Task material Start Marker

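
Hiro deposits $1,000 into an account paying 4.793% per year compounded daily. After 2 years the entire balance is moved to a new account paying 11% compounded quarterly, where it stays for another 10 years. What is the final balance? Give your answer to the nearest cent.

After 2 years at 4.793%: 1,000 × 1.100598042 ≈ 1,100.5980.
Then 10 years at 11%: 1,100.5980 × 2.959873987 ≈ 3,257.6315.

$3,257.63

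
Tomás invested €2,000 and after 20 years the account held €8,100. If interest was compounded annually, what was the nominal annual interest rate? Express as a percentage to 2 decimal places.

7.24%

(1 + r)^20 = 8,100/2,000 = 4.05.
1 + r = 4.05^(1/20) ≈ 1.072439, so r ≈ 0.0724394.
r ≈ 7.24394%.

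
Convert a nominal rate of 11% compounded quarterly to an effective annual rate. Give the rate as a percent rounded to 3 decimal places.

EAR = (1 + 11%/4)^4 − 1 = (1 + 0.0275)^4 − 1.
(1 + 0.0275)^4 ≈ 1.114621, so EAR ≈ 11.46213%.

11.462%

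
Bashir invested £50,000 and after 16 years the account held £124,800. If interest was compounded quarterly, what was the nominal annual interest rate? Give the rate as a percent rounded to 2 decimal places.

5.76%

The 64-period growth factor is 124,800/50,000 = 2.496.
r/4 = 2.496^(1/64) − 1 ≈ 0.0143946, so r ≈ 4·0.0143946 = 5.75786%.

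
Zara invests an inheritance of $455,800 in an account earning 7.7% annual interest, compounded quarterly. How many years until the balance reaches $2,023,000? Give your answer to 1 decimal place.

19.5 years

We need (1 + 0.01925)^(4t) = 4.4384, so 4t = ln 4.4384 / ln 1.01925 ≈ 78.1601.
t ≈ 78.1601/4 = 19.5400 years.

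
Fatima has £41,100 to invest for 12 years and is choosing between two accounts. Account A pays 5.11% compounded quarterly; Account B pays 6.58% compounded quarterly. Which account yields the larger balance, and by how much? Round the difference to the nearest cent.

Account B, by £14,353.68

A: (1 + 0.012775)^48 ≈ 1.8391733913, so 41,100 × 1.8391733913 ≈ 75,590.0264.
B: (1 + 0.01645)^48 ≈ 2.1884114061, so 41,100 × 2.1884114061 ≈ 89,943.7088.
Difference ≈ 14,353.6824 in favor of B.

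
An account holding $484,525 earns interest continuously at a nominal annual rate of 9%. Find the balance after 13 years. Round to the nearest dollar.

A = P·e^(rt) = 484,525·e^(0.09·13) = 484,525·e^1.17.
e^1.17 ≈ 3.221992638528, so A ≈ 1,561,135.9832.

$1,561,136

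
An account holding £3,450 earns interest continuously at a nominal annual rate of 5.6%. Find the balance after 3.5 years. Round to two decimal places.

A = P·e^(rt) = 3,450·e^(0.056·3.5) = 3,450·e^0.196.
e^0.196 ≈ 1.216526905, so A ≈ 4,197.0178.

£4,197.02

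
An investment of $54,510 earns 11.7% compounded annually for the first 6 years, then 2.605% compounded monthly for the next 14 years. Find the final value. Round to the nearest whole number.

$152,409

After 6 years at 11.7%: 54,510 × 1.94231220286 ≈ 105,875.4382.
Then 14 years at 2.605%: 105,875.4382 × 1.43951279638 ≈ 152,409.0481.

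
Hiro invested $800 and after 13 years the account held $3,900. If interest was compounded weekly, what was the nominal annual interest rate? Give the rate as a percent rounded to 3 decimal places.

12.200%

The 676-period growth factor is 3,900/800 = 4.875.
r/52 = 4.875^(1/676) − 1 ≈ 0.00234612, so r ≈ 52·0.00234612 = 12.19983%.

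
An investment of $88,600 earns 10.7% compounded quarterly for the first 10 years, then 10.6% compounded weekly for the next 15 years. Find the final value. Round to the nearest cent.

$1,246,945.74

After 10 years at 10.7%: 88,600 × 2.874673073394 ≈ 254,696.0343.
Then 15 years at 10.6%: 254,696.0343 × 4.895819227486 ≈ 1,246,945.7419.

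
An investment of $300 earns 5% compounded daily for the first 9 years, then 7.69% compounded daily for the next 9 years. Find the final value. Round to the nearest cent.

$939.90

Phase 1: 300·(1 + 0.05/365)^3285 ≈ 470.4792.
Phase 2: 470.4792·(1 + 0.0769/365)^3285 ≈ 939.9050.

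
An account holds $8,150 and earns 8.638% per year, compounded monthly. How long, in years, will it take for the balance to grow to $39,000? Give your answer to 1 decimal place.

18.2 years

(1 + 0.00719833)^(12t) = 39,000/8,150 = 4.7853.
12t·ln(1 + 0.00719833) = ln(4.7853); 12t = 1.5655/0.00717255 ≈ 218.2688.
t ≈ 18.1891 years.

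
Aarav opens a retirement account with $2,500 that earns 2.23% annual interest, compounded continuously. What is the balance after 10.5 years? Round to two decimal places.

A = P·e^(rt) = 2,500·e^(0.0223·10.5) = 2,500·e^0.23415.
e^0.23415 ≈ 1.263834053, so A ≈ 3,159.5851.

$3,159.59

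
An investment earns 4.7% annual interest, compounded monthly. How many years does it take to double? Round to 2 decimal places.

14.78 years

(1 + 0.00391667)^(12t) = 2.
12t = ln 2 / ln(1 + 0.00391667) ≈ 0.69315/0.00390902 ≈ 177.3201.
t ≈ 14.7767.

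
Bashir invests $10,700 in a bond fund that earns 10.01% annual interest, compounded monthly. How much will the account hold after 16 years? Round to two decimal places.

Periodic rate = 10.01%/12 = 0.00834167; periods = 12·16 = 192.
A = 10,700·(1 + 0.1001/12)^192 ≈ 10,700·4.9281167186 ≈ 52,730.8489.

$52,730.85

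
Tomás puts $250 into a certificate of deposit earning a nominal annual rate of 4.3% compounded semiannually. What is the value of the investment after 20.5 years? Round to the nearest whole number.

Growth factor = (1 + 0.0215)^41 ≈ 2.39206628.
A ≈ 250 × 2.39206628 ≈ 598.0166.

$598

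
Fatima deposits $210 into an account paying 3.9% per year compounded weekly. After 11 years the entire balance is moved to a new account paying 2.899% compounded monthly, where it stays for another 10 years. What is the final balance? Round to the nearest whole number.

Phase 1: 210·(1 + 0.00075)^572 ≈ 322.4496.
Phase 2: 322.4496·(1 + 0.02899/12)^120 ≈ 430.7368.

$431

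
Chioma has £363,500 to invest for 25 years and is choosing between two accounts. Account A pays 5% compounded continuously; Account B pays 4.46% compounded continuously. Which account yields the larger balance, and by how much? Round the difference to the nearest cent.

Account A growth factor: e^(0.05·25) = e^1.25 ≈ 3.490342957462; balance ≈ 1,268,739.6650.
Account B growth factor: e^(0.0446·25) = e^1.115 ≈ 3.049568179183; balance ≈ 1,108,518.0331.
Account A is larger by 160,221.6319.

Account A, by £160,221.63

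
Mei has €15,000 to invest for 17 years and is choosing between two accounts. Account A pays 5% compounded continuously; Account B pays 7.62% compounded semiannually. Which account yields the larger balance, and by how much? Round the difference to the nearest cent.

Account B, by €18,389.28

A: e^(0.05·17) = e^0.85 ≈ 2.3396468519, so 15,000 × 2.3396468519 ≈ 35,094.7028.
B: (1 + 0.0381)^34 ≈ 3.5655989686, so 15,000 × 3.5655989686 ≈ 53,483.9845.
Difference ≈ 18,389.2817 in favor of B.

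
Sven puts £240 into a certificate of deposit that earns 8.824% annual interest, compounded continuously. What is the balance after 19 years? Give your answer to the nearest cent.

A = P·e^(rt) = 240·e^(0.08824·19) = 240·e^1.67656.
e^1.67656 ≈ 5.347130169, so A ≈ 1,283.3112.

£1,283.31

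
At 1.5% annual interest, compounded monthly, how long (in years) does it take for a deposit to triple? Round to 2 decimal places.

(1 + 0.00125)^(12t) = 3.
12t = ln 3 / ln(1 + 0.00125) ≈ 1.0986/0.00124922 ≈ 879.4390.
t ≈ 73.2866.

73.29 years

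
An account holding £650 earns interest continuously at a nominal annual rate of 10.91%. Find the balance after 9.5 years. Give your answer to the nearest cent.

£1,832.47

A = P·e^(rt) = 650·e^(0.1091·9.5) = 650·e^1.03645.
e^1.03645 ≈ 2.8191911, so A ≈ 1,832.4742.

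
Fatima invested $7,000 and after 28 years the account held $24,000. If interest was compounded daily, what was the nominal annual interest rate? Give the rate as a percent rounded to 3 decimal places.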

Task material End Marker

Starting at the line that contains "An account holding £650", copy each line through the last one in the records, exactly, and output nothing else.

__Your response__:
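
An account holding £650 earns interest continuously at a nominal annual rate of 10.91%. Find the balance after 9.5 years. Give your answer to the nearest cent.

£1,832.47

A = P·e^(rt) = 650·e^(0.1091·9.5) = 650·e^1.03645.
e^1.03645 ≈ 2.8191911, so A ≈ 1,832.4742.

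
Fatima invested $7,000 and after 28 years the account held $24,000. If interest was compounded daily, what was the nominal annual interest rate? Give the rate as a percent rounded to 3 decimal places.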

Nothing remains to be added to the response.